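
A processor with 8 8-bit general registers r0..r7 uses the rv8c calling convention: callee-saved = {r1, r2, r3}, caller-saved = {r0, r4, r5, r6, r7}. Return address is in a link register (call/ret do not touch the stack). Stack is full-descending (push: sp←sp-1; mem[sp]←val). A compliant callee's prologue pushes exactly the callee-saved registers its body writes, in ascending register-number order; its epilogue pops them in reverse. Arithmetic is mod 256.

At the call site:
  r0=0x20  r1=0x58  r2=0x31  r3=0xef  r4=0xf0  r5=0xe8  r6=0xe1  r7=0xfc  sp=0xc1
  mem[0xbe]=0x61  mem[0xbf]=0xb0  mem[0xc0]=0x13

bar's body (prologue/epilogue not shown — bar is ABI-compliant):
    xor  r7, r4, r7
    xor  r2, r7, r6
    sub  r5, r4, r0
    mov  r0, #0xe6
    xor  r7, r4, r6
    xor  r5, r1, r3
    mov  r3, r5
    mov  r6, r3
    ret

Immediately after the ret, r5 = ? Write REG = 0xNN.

REG = 0xb7

prologue: push r2 -> mem[0xc0]=0x31, sp=0xc0
prologue: push r3 -> mem[0xbf]=0xef, sp=0xbf
body[0] xor  r7, r4, r7 -> r7=0x0c
body[1] xor  r2, r7, r6 -> r2=0xed
body[2] sub  r5, r4, r0 -> r5=0xd0
body[3] mov  r0, #0xe6 -> r0=0xe6
body[4] xor  r7, r4, r6 -> r7=0x11
body[5] xor  r5, r1, r3 -> r5=0xb7
body[6] mov  r3, r5 -> r3=0xb7
body[7] mov  r6, r3 -> r6=0xb7
epilogue: pop r3=0xef, sp=0xc0
epilogue: pop r2=0x31, sp=0xc1
r5 is caller-saved -> body value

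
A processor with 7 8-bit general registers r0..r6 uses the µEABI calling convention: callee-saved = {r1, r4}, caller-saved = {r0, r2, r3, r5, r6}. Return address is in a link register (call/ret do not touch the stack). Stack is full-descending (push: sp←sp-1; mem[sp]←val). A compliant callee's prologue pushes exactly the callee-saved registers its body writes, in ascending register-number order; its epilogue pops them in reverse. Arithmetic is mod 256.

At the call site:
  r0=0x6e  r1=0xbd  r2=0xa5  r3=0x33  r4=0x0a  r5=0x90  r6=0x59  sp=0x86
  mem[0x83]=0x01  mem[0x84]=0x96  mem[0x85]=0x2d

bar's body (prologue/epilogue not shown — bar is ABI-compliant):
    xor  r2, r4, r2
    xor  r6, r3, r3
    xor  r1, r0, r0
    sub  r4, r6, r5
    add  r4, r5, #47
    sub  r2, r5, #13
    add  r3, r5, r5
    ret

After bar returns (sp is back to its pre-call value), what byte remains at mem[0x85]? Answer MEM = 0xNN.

prologue: push r1 → mem[0x85]=0xbd, sp=0x85
prologue: push r4 → mem[0x84]=0x0a, sp=0x84
body[0] xor  r2, r4, r2 → r2=0xaf
body[1] xor  r6, r3, r3 → r6=0x00
body[2] xor  r1, r0, r0 → r1=0x00
body[3] sub  r4, r6, r5 → r4=0x70
body[4] add  r4, r5, #47 → r4=0xbf
body[5] sub  r2, r5, #13 → r2=0x83
body[6] add  r3, r5, r5 → r3=0x20
epilogue: pop r4=0x0a, sp=0x85
epilogue: pop r1=0xbd, sp=0x86
prologue pushed ['r1', 'r4'] at ['0x85', '0x84']

MEM = 0xbd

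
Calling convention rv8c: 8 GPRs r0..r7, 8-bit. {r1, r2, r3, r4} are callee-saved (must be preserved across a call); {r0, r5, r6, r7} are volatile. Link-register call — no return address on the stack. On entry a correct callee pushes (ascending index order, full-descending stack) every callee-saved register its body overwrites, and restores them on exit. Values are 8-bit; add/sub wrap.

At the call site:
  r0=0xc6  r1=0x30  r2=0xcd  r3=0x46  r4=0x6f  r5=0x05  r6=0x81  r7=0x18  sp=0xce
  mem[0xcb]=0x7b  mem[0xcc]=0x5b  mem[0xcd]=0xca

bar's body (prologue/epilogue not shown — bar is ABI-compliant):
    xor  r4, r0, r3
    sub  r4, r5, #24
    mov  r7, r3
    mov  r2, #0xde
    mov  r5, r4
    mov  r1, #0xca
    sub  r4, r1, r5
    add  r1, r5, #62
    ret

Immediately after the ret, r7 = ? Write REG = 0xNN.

REG = 0x46

prologue: push r1 -> mem[0xcd]=0x30, sp=0xcd
prologue: push r2 -> mem[0xcc]=0xcd, sp=0xcc
prologue: push r4 -> mem[0xcb]=0x6f, sp=0xcb
body[0] xor  r4, r0, r3 -> r4=0x80
body[1] sub  r4, r5, #24 -> r4=0xed
body[2] mov  r7, r3 -> r7=0x46
body[3] mov  r2, #0xde -> r2=0xde
body[4] mov  r5, r4 -> r5=0xed
body[5] mov  r1, #0xca -> r1=0xca
body[6] sub  r4, r1, r5 -> r4=0xdd
body[7] add  r1, r5, #62 -> r1=0x2b
epilogue: pop r4=0x6f, sp=0xcc
epilogue: pop r2=0xcd, sp=0xcd
epilogue: pop r1=0x30, sp=0xce
r7 is caller-saved -> body value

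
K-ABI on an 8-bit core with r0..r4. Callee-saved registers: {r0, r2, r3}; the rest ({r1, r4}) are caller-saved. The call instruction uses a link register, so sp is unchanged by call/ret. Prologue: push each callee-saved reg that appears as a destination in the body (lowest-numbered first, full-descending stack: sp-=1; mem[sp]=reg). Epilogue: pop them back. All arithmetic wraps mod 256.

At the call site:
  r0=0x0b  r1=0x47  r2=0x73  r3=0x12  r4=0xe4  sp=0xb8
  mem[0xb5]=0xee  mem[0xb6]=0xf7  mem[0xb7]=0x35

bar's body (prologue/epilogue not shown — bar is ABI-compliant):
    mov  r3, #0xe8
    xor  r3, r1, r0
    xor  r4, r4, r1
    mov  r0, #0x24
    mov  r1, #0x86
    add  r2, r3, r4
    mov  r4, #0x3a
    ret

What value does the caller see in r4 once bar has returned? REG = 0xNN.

prologue: push r0 → mem[0xb7]=0x0b, sp=0xb7
prologue: push r2 → mem[0xb6]=0x73, sp=0xb6
prologue: push r3 → mem[0xb5]=0x12, sp=0xb5
body[0] mov  r3, #0xe8 → r3=0xe8
body[1] xor  r3, r1, r0 → r3=0x4c
body[2] xor  r4, r4, r1 → r4=0xa3
body[3] mov  r0, #0x24 → r0=0x24
body[4] mov  r1, #0x86 → r1=0x86
body[5] add  r2, r3, r4 → r2=0xef
body[6] mov  r4, #0x3a → r4=0x3a
epilogue: pop r3=0x12, sp=0xb6
epilogue: pop r2=0x73, sp=0xb7
epilogue: pop r0=0x0b, sp=0xb8
r4 is caller-saved → body value

REG = 0x3a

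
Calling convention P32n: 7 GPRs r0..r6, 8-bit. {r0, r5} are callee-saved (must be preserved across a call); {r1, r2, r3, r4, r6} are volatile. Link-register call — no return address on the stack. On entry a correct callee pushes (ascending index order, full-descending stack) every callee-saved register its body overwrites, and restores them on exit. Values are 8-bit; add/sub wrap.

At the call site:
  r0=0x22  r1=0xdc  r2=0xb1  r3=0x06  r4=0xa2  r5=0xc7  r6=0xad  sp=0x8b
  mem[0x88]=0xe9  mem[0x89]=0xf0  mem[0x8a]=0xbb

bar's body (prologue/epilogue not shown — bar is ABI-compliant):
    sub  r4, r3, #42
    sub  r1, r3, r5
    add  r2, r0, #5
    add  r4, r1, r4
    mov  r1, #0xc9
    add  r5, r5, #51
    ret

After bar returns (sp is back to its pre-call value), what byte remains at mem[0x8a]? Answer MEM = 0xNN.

prologue: push r5 → mem[0x8a]=0xc7, sp=0x8a
body[0] sub  r4, r3, #42 → r4=0xdc
body[1] sub  r1, r3, r5 → r1=0x3f
body[2] add  r2, r0, #5 → r2=0x27
body[3] add  r4, r1, r4 → r4=0x1b
body[4] mov  r1, #0xc9 → r1=0xc9
body[5] add  r5, r5, #51 → r5=0xfa
epilogue: pop r5=0xc7, sp=0x8b
prologue pushed ['r5'] at ['0x8a']

MEM = 0xc7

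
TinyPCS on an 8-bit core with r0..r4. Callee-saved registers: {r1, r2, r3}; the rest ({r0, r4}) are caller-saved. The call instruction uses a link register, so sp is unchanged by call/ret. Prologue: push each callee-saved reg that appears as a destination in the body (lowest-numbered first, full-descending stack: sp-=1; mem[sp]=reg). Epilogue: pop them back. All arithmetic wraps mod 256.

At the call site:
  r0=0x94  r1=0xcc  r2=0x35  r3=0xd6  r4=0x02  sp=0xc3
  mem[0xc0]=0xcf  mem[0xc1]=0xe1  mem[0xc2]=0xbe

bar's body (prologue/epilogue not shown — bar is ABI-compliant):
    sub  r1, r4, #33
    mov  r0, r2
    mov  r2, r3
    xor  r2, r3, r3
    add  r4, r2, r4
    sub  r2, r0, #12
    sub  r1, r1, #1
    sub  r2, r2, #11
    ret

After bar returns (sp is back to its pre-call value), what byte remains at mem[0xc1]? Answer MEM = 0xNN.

prologue: push r1 → mem[0xc2]=0xcc, sp=0xc2
prologue: push r2 → mem[0xc1]=0x35, sp=0xc1
body[0] sub  r1, r4, #33 → r1=0xe1
body[1] mov  r0, r2 → r0=0x35
body[2] mov  r2, r3 → r2=0xd6
body[3] xor  r2, r3, r3 → r2=0x00
body[4] add  r4, r2, r4 → r4=0x02
body[5] sub  r2, r0, #12 → r2=0x29
body[6] sub  r1, r1, #1 → r1=0xe0
body[7] sub  r2, r2, #11 → r2=0x1e
epilogue: pop r2=0x35, sp=0xc2
epilogue: pop r1=0xcc, sp=0xc3
prologue pushed ['r1', 'r2'] at ['0xc2', '0xc1']

MEM = 0x35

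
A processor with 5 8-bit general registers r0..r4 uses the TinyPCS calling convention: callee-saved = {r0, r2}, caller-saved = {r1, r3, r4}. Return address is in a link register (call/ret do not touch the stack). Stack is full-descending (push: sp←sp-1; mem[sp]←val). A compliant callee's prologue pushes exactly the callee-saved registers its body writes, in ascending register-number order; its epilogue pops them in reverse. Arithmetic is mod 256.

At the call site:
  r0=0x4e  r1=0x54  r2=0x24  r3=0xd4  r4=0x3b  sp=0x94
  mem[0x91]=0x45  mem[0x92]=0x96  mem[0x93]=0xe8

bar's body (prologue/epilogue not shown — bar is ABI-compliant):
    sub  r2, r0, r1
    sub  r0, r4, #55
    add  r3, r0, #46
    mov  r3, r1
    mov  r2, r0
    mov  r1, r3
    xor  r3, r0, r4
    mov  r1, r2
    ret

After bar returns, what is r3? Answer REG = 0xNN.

REG = 0x3f

prologue: push r0 → mem[0x93]=0x4e, sp=0x93
prologue: push r2 → mem[0x92]=0x24, sp=0x92
body[0] sub  r2, r0, r1 → r2=0xfa
body[1] sub  r0, r4, #55 → r0=0x04
body[2] add  r3, r0, #46 → r3=0x32
body[3] mov  r3, r1 → r3=0x54
body[4] mov  r2, r0 → r2=0x04
body[5] mov  r1, r3 → r1=0x54
body[6] xor  r3, r0, r4 → r3=0x3f
body[7] mov  r1, r2 → r1=0x04
epilogue: pop r2=0x24, sp=0x93
epilogue: pop r0=0x4e, sp=0x94
r3 is caller-saved → body value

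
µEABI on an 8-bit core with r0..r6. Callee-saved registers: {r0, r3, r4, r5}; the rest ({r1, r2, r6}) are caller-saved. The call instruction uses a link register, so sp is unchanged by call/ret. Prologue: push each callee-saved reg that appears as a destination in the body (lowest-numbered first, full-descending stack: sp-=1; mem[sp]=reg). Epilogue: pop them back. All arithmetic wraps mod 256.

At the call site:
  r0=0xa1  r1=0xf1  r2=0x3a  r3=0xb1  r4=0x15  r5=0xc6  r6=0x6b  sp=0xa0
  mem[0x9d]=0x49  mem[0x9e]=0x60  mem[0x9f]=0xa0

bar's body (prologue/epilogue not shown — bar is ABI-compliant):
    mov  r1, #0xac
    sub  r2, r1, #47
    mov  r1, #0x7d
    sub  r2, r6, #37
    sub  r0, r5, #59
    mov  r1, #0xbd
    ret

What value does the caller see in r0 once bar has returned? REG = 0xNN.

REG = 0xa1

prologue: push r0 → mem[0x9f]=0xa1, sp=0x9f
body[0] mov  r1, #0xac → r1=0xac
body[1] sub  r2, r1, #47 → r2=0x7d
body[2] mov  r1, #0x7d → r1=0x7d
body[3] sub  r2, r6, #37 → r2=0x46
body[4] sub  r0, r5, #59 → r0=0x8b
body[5] mov  r1, #0xbd → r1=0xbd
epilogue: pop r0=0xa1, sp=0xa0
r0 is callee-saved → restored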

********

**TASK STATEMENT:** Establish how many lines of the entries hold the word "GPRs", giving nothing but the number.

**RESPONSE TO THE TASK:** 2